How to complete this task
Print the data exactly as it appears, keeping every word.

Records provided
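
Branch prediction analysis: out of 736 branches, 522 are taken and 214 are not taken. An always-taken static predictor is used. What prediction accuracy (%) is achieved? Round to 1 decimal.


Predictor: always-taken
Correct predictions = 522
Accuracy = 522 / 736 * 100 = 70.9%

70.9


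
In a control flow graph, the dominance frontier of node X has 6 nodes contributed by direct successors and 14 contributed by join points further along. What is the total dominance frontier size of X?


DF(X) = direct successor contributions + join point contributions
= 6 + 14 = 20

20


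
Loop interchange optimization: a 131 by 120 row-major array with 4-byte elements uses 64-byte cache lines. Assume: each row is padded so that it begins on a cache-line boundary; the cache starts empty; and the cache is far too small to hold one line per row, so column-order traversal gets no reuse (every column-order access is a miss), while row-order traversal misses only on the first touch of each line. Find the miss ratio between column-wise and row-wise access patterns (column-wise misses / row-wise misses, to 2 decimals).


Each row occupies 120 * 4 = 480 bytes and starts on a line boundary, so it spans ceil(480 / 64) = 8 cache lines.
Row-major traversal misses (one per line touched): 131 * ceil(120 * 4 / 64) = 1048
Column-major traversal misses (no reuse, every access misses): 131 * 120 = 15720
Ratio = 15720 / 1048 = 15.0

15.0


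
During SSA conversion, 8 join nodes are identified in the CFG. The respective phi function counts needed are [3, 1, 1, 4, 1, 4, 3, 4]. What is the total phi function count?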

Result below
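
Branch prediction analysis: out of 736 branches, 522 are taken and 214 are not taken. An always-taken static predictor is used. What prediction accuracy (%) is achieved? Round to 1 decimal.


Predictor: always-taken
Correct predictions = 522
Accuracy = 522 / 736 * 100 = 70.9%

70.9


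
In a control flow graph, the dominance frontier of node X has 6 nodes contributed by direct successors and 14 contributed by join points further along. What is the total dominance frontier size of X?


DF(X) = direct successor contributions + join point contributions
= 6 + 14 = 20

20


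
Loop interchange optimization: a 131 by 120 row-major array with 4-byte elements uses 64-byte cache lines. Assume: each row is padded so that it begins on a cache-line boundary; the cache starts empty; and the cache is far too small to hold one line per row, so column-order traversal gets no reuse (every column-order access is a miss), while row-order traversal misses only on the first touch of each line. Find the miss ratio between column-wise and row-wise access patterns (column-wise misses / row-wise misses, to 2 decimals).


Each row occupies 120 * 4 = 480 bytes and starts on a line boundary, so it spans ceil(480 / 64) = 8 cache lines.
Row-major traversal misses (one per line touched): 131 * ceil(120 * 4 / 64) = 1048
Column-major traversal misses (no reuse, every access misses): 131 * 120 = 15720
Ratio = 15720 / 1048 = 15.0

15.0


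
During SSA conversion, 8 join nodes are identified in the CFG. The respective phi function counts needed are [3, 1, 1, 4, 1, 4, 3, 4]. What is the total phi function count?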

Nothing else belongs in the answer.